Segment Start: Records to process
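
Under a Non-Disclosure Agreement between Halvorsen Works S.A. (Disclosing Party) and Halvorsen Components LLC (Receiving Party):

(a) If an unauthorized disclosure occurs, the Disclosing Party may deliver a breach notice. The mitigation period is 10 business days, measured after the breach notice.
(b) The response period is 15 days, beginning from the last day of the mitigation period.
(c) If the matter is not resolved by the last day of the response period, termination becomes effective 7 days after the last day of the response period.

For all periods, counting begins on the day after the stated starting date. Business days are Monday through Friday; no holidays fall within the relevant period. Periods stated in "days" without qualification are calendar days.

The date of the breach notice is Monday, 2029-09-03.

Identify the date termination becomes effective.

The last day of the mitigation period: 10 business days after Monday, 2029-09-03, skipping weekends — Sep 4, Sep 5, Sep 6, Sep 7, Sep 10, Sep 11, Sep 12, Sep 13, Sep 14, Sep 17 — lands on Monday, 2029-09-17.
The last day of the response period: 15 calendar days after 2029-09-17 is 2029-10-02.
Adding 7 calendar days to 2029-10-02 gives 2029-10-09, which is the date termination becomes effective.

2029-10-09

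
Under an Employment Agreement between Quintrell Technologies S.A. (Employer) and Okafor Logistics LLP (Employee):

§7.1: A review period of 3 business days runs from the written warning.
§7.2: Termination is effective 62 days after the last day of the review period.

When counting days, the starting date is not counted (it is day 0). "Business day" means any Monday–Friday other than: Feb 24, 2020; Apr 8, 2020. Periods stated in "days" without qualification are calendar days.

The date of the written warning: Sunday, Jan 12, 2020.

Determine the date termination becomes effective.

The last day of the review period: counting 3 business days from Sunday, Jan 12, 2020 (Jan 13, Jan 14, Jan 15, skipping weekends) reaches Wednesday, Jan 15, 2020.
The date termination becomes effective: 62 calendar days after Jan 15, 2020 is Mar 17, 2020.

Mar 17, 2020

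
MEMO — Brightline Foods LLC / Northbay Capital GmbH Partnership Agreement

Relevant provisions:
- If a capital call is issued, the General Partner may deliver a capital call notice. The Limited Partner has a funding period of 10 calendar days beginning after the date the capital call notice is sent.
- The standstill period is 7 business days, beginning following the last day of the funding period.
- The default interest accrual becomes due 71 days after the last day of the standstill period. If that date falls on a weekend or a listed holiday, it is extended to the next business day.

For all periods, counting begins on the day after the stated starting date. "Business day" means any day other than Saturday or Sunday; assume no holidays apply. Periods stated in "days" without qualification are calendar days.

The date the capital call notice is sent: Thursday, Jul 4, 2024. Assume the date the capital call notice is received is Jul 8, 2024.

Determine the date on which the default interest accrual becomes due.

Oct 2, 2024

The last day of the funding period: 10 calendar days after Jul 4, 2024 is Jul 14, 2024.
The last day of the standstill period: counting 7 business days from Sunday, Jul 14, 2024 (Jul 15, Jul 16, Jul 17, Jul 18, Jul 19, Jul 22, Jul 23, skipping weekends) reaches Tuesday, Jul 23, 2024.
The date on which the default interest accrual becomes due: Jul 23, 2024 + 71 days = Oct 2, 2024. Oct 2, 2024 is a Wednesday, so no roll-forward applies.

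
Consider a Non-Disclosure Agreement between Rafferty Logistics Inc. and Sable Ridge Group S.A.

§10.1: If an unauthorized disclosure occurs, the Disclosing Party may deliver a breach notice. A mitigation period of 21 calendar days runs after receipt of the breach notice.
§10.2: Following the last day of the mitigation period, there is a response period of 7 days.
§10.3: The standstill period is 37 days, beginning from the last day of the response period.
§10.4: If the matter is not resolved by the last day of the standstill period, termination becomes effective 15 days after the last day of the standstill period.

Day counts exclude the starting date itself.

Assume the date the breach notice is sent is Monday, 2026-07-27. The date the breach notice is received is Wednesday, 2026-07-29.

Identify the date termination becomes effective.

2026-10-17

Adding 21 calendar days to 2026-07-29 gives 2026-08-19, which is the last day of the mitigation period.
The last day of the response period: 7 calendar days after 2026-08-19 is 2026-08-26.
Adding 37 calendar days to 2026-08-26 gives 2026-10-02, which is the last day of the standstill period.
Adding 15 calendar days to 2026-10-02 gives 2026-10-17, which is the date termination becomes effective.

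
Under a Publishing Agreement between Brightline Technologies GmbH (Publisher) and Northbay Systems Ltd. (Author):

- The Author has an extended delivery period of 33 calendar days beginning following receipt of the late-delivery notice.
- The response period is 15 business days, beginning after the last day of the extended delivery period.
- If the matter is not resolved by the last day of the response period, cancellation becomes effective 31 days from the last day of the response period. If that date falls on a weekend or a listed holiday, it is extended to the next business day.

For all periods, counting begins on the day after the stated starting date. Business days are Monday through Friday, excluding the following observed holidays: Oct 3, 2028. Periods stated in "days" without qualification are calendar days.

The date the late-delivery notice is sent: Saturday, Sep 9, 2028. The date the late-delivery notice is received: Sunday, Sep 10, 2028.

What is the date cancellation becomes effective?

Dec 4, 2028

The last day of the extended delivery period: Sep 10, 2028 + 33 days = Oct 13, 2028.
The last day of the response period: 15 business days after Friday, Oct 13, 2028, skipping weekends — Oct 16, Oct 17, Oct 18, Oct 19, …, Nov 1, Nov 2, Nov 3 — lands on Friday, Nov 3, 2028.
The date cancellation becomes effective: Nov 3, 2028 + 31 days = Dec 4, 2028. Dec 4, 2028 is a Monday and is not a listed holiday, so no roll-forward applies.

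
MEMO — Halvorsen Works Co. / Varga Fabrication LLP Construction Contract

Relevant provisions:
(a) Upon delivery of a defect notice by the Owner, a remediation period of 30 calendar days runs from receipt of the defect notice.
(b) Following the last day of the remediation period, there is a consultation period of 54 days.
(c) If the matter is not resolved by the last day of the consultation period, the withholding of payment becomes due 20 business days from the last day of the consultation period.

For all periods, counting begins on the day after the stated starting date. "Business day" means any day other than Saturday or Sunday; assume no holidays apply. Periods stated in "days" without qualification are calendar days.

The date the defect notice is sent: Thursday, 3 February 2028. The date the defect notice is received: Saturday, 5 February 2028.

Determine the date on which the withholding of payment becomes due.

Adding 30 calendar days to 5 February 2028 gives 6 March 2028, which is the last day of the remediation period.
Adding 54 calendar days to 6 March 2028 gives 29 April 2028, which is the last day of the consultation period.
The date on which the withholding of payment becomes due: counting 20 business days from Saturday, 29 April 2028 (May 1, May 2, May 3, May 4, …, May 24, May 25, May 26, skipping weekends) reaches Friday, 26 May 2028.

26 May 2028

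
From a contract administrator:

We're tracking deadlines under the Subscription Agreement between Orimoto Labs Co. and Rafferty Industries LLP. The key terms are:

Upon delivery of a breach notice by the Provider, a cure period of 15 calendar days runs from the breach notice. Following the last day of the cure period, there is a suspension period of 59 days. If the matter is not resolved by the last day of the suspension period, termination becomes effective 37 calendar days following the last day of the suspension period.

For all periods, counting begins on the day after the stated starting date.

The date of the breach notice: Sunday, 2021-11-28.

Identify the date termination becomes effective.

The last day of the cure period: 2021-11-28 + 15 days = 2021-12-13.
The last day of the suspension period: 59 calendar days after 2021-12-13 is 2022-02-10.
Adding 37 calendar days to 2022-02-10 gives 2022-03-19, which is the date termination becomes effective.

2022-03-19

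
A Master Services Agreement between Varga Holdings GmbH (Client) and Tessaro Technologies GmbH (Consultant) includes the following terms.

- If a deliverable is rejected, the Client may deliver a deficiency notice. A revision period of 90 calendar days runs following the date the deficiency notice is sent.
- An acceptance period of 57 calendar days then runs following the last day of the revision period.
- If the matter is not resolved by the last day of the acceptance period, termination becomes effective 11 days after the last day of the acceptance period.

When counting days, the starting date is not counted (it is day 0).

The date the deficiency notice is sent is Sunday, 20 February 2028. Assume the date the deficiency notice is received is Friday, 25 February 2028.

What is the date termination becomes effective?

27 July 2028

Adding 90 calendar days to 20 February 2028 gives 20 May 2028, which is the last day of the revision period.
Adding 57 calendar days to 20 May 2028 gives 16 July 2028, which is the last day of the acceptance period.
The date termination becomes effective: 16 July 2028 + 11 days = 27 July 2028.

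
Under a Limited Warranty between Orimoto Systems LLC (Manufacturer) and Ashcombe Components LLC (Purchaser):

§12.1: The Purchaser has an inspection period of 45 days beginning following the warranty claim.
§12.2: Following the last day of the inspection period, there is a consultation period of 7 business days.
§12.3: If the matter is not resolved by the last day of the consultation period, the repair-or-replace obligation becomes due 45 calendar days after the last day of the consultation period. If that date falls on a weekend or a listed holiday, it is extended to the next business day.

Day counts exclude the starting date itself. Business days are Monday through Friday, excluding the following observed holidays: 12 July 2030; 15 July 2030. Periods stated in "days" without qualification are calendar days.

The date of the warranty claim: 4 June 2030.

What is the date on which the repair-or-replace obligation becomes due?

13 September 2030

The last day of the inspection period: 45 calendar days after 4 June 2030 is 19 July 2030.
The last day of the consultation period: counting 7 business days from Friday, 19 July 2030 (Jul 22, Jul 23, Jul 24, Jul 25, Jul 26, Jul 29, Jul 30, skipping weekends) reaches Tuesday, 30 July 2030.
The date on which the repair-or-replace obligation becomes due: 30 July 2030 + 45 days = 13 September 2030. 13 September 2030 is a Friday and is not a listed holiday, so no roll-forward applies.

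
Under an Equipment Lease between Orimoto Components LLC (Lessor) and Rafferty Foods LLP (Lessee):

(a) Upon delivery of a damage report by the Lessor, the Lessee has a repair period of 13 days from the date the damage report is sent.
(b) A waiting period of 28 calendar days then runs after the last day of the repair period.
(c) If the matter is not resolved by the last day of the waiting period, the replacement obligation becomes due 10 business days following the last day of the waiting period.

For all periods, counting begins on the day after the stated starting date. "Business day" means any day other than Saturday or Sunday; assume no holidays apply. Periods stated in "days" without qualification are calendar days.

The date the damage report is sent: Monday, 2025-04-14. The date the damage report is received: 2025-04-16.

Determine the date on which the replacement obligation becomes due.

Adding 13 calendar days to 2025-04-14 gives 2025-04-27, which is the last day of the repair period.
The last day of the waiting period: 2025-04-27 + 28 days = 2025-05-25.
The date on which the replacement obligation becomes due: 10 business days after Sunday, 2025-05-25, skipping weekends — May 26, May 27, May 28, May 29, May 30, Jun 2, Jun 3, Jun 4, Jun 5, Jun 6 — lands on Friday, 2025-06-06.

2025-06-06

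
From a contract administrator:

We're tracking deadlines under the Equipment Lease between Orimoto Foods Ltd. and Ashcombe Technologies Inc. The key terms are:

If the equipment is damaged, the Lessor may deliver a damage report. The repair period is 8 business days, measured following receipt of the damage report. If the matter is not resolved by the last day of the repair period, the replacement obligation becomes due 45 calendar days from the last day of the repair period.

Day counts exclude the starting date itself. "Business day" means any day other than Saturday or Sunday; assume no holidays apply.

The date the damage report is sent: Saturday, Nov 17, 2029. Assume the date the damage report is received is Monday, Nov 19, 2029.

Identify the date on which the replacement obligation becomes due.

The last day of the repair period: counting 8 business days from Monday, Nov 19, 2029 (Nov 20, Nov 21, Nov 22, Nov 23, Nov 26, Nov 27, Nov 28, Nov 29, skipping weekends) reaches Thursday, Nov 29, 2029.
The date on which the replacement obligation becomes due: Nov 29, 2029 + 45 days = Jan 13, 2030.

Jan 13, 2030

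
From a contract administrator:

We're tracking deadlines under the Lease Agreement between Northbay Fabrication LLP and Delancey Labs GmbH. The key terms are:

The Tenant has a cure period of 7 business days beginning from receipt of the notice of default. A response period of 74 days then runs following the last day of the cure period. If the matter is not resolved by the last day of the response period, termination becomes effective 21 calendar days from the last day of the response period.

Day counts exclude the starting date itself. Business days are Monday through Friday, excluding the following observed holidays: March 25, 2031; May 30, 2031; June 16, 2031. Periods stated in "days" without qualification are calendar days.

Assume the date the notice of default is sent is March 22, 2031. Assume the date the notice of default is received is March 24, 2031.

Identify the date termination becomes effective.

July 7, 2031

The last day of the cure period: 7 business days after Monday, March 24, 2031, skipping weekends and the listed holiday on Mar 25 — Mar 26, Mar 27, Mar 28, Mar 31, Apr 1, Apr 2, Apr 3 — lands on Thursday, April 3, 2031.
The last day of the response period: April 3, 2031 + 74 days = June 16, 2031.
The date termination becomes effective: 21 calendar days after June 16, 2031 is July 7, 2031.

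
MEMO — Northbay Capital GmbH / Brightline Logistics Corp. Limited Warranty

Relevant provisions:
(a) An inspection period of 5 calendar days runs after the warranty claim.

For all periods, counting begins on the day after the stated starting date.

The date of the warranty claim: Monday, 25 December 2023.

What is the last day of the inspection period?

30 December 2023

The last day of the inspection period: 25 December 2023 + 5 days = 30 December 2023.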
Segment End: Records to process
About this task — The lines from the top of the data above down to the line containing "after the last day of the response period." are to be copied exactly; no other line should appear.

Reply to the exercise —
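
Under a Non-Disclosure Agreement between Halvorsen Works S.A. (Disclosing Party) and Halvorsen Components LLC (Receiving Party):

(a) If an unauthorized disclosure occurs, the Disclosing Party may deliver a breach notice. The mitigation period is 10 business days, measured after the breach notice.
(b) The response period is 15 days, beginning from the last day of the mitigation period.
(c) If the matter is not resolved by the last day of the response period, termination becomes effective 7 days after the last day of the response period.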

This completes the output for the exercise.